_Goal of the exercise_
Repeat exactly every line that comes at or after the line containing "For the unity-feedback configuration with G(s) = K(s+5)", through the end of the entries below.

_Material shown_

####################

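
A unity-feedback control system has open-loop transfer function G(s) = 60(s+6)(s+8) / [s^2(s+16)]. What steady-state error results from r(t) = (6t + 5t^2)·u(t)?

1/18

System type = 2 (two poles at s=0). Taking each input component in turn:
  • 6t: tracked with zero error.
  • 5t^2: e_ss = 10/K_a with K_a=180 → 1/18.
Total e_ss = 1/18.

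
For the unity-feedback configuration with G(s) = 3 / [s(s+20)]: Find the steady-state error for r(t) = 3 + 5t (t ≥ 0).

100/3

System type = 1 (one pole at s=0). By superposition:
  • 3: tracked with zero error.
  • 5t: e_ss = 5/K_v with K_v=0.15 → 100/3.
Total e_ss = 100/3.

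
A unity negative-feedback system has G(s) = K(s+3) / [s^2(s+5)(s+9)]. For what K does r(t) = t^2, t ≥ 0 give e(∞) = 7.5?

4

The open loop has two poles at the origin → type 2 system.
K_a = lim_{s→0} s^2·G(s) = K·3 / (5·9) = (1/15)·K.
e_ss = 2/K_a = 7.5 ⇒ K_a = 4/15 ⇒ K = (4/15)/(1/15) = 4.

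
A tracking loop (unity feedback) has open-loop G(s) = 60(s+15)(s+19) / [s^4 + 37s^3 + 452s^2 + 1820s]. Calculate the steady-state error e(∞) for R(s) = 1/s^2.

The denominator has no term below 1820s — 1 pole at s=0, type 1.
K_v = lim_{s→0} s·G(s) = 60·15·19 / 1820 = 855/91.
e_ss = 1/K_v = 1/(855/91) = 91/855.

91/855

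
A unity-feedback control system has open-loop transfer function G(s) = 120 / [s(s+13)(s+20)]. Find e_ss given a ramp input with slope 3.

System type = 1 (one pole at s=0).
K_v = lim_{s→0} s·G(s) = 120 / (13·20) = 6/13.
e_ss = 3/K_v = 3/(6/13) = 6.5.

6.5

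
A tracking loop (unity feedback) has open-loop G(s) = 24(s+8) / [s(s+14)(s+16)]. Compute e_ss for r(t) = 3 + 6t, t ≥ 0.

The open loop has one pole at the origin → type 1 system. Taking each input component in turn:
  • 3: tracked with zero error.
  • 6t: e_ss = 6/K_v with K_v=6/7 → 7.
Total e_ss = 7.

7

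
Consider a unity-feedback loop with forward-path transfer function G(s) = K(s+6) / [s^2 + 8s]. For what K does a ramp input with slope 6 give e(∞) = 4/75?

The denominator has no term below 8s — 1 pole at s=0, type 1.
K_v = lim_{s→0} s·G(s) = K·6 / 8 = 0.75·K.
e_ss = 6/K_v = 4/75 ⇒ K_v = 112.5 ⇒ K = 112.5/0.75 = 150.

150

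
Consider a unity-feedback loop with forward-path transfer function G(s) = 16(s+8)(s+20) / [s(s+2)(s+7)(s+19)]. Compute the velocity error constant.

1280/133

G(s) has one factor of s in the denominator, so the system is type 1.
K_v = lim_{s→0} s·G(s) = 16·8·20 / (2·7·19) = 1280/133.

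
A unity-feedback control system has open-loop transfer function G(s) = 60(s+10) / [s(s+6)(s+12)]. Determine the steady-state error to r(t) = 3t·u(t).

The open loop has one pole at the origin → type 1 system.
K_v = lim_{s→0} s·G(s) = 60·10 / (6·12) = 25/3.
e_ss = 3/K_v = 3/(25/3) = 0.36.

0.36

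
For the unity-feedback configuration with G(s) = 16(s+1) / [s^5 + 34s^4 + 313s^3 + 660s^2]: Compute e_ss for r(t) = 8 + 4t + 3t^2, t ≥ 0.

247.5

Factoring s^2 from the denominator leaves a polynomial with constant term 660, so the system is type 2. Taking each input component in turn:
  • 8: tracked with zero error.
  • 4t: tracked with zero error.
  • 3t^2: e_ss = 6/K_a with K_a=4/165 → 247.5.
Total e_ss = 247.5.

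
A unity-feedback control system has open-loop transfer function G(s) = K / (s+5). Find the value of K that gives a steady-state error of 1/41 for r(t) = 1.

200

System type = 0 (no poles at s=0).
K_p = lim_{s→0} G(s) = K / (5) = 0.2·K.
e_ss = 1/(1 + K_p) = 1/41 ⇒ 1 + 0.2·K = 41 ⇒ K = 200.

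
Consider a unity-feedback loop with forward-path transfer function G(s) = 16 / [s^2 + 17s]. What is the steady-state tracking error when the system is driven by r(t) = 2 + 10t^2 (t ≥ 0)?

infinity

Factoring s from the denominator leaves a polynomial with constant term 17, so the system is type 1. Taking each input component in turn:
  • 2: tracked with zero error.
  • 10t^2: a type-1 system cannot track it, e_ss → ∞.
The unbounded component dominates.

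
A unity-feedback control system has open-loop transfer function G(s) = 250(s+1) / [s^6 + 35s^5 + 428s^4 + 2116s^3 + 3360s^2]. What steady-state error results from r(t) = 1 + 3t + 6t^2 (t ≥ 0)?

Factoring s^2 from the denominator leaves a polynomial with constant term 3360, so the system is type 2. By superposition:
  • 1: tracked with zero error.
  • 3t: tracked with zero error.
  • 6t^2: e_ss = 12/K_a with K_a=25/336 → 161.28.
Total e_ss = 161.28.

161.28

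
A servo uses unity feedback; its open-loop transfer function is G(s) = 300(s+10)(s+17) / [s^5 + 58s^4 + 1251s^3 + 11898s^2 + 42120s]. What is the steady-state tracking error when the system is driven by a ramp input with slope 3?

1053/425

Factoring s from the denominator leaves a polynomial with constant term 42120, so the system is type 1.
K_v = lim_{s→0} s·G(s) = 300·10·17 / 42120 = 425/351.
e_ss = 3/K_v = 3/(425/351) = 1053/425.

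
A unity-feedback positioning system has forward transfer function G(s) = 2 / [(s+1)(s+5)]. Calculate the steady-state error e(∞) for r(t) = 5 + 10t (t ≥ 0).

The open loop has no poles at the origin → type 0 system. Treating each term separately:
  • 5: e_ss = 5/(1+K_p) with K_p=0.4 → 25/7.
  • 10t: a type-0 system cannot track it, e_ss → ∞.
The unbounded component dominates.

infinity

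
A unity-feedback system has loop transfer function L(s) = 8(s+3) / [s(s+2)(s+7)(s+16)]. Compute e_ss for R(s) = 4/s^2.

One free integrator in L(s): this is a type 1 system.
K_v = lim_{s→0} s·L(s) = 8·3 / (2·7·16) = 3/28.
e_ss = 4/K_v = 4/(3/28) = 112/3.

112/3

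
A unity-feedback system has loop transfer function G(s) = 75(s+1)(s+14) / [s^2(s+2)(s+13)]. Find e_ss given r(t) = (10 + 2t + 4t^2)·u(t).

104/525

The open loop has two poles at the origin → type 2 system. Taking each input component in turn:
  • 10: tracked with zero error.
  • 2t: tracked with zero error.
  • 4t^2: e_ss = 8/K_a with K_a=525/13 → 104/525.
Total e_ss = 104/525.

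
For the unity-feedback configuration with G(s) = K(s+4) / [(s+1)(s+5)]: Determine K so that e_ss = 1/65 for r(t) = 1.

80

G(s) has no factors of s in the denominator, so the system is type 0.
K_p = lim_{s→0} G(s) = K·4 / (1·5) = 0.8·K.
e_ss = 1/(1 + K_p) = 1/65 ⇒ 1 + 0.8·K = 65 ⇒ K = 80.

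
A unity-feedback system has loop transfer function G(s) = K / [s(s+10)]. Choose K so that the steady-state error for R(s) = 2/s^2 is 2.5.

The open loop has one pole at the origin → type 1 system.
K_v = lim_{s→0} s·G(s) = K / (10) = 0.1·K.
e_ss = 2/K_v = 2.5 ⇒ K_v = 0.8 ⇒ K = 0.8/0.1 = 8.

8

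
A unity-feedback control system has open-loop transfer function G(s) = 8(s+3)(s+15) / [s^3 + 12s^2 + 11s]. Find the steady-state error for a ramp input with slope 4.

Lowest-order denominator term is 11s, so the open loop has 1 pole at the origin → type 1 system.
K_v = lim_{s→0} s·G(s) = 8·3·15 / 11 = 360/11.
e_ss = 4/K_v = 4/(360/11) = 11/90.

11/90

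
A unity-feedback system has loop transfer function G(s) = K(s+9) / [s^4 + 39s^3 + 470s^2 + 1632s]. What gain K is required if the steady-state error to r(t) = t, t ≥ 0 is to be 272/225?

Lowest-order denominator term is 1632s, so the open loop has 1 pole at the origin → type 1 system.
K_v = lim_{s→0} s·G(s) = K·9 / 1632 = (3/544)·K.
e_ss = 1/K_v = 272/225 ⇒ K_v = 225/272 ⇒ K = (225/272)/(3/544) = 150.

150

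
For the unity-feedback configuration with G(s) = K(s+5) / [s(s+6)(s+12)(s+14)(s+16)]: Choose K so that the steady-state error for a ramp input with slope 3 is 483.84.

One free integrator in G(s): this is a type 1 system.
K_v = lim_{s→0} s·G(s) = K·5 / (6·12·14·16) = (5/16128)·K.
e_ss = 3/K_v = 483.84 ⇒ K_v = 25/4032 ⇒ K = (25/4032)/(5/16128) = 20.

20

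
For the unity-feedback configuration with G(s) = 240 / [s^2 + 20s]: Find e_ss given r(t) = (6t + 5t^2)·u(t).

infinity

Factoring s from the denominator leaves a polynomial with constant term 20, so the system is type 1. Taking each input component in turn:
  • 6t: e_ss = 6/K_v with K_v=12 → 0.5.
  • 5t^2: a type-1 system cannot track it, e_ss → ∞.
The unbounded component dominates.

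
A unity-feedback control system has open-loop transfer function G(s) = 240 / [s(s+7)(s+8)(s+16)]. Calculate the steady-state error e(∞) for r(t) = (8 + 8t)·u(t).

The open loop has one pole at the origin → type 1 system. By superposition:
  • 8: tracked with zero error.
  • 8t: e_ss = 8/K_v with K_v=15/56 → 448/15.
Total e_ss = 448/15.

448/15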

####################

_Your solution_
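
For the unity-feedback configuration with G(s) = K(s+5) / [s(s+6)(s+12)(s+14)(s+16)]: Choose K so that the steady-state error for a ramp input with slope 3 is 483.84.

One free integrator in G(s): this is a type 1 system.
K_v = lim_{s→0} s·G(s) = K·5 / (6·12·14·16) = (5/16128)·K.
e_ss = 3/K_v = 483.84 ⇒ K_v = 25/4032 ⇒ K = (25/4032)/(5/16128) = 20.

20

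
For the unity-feedback configuration with G(s) = 240 / [s^2 + 20s]: Find e_ss given r(t) = (6t + 5t^2)·u(t).

infinity

Factoring s from the denominator leaves a polynomial with constant term 20, so the system is type 1. Taking each input component in turn:
  • 6t: e_ss = 6/K_v with K_v=12 → 0.5.
  • 5t^2: a type-1 system cannot track it, e_ss → ∞.
The unbounded component dominates.

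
A unity-feedback control system has open-loop transfer function G(s) = 240 / [s(s+7)(s+8)(s+16)]. Calculate the steady-state error e(∞) for r(t) = (8 + 8t)·u(t).

The open loop has one pole at the origin → type 1 system. By superposition:
  • 8: tracked with zero error.
  • 8t: e_ss = 8/K_v with K_v=15/56 → 448/15.
Total e_ss = 448/15.

448/15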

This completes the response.